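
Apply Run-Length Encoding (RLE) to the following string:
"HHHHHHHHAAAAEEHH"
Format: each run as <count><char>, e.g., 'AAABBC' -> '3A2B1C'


Scanning runs left to right:
  i=0: run of 'H' x 8 -> '8H'
  i=8: run of 'A' x 4 -> '4A'
  i=12: run of 'E' x 2 -> '2E'
  i=14: run of 'H' x 2 -> '2H'

RLE = 8H4A2E2H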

※ ※ ※

Work order: Retype all of the records so that every line matches the original exactly.

Reply to the exercise:
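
Apply Run-Length Encoding (RLE) to the following string:
"HHHHHHHHAAAAEEHH"
Format: each run as <count><char>, e.g., 'AAABBC' -> '3A2B1C'


Scanning runs left to right:
  i=0: run of 'H' x 8 -> '8H'
  i=8: run of 'A' x 4 -> '4A'
  i=12: run of 'E' x 2 -> '2E'
  i=14: run of 'H' x 2 -> '2H'

RLE = 8H4A2E2H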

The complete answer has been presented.